(Work to complete)
Transcribe verbatim the span of lines that opens with the line containing "Find the requested" and closes with the last line of the data below.

(Dataset)

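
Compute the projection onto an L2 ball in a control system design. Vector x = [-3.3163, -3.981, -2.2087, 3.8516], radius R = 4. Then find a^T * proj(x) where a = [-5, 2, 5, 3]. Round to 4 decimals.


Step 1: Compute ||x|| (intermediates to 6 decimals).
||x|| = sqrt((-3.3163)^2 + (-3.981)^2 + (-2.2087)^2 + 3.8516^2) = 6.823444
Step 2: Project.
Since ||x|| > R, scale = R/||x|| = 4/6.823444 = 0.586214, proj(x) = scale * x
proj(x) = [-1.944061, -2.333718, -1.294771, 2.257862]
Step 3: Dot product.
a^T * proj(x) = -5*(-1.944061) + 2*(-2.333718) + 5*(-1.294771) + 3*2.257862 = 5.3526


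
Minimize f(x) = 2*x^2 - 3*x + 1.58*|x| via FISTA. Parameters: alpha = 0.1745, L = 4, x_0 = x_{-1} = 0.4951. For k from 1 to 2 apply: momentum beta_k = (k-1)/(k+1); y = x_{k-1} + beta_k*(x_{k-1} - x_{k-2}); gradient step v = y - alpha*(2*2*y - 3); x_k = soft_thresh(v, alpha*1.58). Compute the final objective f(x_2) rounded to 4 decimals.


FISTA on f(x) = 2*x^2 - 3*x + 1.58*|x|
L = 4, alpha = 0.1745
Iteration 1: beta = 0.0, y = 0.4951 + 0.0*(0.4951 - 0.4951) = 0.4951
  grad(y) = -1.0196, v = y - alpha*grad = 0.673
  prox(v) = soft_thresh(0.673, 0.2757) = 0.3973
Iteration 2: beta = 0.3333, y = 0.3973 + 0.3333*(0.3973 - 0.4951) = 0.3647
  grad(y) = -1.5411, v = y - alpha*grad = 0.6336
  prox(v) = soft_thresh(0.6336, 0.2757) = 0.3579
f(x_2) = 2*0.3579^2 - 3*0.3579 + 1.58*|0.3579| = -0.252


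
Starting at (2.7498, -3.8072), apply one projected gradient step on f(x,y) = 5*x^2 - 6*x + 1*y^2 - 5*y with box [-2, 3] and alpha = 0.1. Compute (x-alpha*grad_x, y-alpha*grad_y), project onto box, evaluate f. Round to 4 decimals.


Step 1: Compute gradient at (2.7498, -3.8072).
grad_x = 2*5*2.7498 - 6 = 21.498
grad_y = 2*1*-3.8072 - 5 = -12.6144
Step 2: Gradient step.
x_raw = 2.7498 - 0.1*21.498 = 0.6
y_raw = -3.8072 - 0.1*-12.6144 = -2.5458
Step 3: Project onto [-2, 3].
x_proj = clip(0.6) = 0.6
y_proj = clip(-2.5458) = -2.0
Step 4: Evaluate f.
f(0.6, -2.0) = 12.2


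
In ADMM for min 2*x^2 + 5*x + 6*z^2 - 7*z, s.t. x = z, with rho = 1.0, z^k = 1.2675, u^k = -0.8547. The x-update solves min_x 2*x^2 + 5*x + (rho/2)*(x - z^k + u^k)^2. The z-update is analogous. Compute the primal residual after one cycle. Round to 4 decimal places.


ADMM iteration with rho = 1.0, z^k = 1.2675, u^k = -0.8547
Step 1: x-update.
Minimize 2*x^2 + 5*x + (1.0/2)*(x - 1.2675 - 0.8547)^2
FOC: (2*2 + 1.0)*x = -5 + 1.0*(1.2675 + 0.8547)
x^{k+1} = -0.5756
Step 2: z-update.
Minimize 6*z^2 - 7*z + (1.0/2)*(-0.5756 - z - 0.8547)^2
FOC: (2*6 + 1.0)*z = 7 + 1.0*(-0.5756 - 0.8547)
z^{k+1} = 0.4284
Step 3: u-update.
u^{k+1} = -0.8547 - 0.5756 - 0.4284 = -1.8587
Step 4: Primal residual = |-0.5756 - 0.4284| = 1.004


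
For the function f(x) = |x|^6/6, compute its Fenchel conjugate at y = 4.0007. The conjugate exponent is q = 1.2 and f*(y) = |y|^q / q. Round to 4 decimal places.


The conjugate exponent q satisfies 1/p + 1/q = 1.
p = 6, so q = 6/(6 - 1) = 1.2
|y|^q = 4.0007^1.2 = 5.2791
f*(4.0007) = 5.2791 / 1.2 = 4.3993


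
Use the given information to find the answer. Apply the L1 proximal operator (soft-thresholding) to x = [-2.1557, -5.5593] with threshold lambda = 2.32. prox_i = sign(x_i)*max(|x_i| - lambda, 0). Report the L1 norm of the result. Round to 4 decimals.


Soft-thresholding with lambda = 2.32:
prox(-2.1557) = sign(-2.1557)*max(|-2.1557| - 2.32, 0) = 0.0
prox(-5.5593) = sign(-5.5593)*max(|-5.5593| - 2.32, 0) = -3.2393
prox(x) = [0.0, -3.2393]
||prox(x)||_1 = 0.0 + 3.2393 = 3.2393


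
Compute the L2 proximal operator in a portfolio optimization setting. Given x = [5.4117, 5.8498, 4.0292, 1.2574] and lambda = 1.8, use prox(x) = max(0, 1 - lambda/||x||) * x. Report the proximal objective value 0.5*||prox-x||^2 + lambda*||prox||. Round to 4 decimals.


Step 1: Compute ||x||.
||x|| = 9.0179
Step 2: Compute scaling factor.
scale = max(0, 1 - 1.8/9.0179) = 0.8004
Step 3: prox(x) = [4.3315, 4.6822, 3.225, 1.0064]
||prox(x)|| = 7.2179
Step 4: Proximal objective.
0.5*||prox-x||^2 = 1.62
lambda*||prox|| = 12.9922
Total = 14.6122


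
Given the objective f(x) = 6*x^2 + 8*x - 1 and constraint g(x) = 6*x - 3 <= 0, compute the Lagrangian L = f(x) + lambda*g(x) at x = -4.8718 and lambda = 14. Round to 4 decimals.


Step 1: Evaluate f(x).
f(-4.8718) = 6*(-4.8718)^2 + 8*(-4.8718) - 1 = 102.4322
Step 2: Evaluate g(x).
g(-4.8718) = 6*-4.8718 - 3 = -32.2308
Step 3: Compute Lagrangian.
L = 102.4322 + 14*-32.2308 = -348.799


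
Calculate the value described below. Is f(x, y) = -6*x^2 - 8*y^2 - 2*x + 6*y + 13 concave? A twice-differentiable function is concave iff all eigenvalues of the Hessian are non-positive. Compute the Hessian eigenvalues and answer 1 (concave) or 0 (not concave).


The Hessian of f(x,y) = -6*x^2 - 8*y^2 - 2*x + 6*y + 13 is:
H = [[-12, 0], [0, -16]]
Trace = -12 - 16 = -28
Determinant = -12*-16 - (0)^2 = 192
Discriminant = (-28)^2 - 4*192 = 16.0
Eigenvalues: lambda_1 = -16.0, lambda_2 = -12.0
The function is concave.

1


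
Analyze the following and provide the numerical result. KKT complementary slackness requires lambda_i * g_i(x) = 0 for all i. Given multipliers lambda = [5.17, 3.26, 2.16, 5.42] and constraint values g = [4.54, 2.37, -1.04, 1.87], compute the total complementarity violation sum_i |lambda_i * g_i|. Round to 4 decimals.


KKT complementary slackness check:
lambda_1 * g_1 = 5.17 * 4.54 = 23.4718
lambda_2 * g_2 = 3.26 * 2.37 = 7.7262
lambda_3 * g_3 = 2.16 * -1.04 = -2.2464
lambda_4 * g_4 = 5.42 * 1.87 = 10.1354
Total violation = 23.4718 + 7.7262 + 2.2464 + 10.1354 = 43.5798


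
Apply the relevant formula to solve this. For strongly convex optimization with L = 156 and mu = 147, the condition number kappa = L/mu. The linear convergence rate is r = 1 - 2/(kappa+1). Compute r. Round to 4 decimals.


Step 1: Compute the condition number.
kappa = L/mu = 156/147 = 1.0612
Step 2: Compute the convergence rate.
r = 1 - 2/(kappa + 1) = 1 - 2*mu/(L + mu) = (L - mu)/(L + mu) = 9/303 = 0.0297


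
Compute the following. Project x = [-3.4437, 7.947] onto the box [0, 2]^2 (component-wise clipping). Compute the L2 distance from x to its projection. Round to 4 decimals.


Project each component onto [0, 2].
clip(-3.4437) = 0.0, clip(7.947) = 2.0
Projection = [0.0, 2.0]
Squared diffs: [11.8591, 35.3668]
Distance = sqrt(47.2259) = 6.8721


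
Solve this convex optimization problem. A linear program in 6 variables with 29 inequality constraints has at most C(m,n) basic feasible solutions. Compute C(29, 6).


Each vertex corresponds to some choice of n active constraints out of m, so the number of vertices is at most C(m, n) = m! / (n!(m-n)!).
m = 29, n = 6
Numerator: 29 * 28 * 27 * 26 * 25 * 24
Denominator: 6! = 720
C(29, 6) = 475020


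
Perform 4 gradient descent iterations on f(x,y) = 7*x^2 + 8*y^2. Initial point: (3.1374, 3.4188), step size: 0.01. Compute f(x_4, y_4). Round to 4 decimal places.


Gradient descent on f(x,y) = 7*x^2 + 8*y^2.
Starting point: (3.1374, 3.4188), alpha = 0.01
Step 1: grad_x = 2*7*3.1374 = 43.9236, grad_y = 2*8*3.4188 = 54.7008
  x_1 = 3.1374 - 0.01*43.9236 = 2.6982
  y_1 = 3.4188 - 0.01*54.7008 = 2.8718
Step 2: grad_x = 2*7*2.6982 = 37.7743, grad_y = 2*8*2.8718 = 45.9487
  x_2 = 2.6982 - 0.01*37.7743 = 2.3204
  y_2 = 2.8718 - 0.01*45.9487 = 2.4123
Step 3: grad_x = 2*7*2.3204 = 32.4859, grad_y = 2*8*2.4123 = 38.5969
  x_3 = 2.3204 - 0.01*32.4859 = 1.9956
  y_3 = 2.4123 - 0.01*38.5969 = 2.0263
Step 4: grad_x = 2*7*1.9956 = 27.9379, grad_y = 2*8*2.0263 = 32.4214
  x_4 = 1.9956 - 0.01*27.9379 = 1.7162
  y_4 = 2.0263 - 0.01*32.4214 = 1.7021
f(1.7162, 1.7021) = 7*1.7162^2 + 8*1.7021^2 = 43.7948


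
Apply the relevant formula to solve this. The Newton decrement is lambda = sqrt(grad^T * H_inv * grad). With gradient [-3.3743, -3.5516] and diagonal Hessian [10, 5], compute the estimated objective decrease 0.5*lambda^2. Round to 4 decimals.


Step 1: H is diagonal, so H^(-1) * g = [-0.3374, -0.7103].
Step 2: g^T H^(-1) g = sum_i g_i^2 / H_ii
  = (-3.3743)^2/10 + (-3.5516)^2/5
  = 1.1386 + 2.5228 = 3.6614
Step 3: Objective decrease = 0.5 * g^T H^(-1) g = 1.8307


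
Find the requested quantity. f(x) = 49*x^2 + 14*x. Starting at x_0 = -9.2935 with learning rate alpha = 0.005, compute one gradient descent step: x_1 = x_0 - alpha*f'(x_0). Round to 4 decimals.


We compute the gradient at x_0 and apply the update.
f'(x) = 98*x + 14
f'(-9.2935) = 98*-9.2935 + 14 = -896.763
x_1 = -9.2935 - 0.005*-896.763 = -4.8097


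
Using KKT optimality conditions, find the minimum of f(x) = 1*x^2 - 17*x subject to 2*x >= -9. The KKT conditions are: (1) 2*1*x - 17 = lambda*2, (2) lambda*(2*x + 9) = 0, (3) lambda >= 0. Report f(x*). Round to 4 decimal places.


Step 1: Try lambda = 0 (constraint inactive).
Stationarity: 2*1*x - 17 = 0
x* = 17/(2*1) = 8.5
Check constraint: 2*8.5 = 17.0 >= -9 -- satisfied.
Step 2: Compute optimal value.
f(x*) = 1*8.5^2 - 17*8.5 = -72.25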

(Completed exercise)
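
Find the requested quantity. f(x) = 49*x^2 + 14*x. Starting at x_0 = -9.2935 with learning rate alpha = 0.005, compute one gradient descent step: x_1 = x_0 - alpha*f'(x_0). Round to 4 decimals.


We compute the gradient at x_0 and apply the update.
f'(x) = 98*x + 14
f'(-9.2935) = 98*-9.2935 + 14 = -896.763
x_1 = -9.2935 - 0.005*-896.763 = -4.8097


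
Using KKT optimality conditions, find the minimum of f(x) = 1*x^2 - 17*x subject to 2*x >= -9. The KKT conditions are: (1) 2*1*x - 17 = lambda*2, (2) lambda*(2*x + 9) = 0, (3) lambda >= 0. Report f(x*). Round to 4 decimal places.


Step 1: Try lambda = 0 (constraint inactive).
Stationarity: 2*1*x - 17 = 0
x* = 17/(2*1) = 8.5
Check constraint: 2*8.5 = 17.0 >= -9 -- satisfied.
Step 2: Compute optimal value.
f(x*) = 1*8.5^2 - 17*8.5 = -72.25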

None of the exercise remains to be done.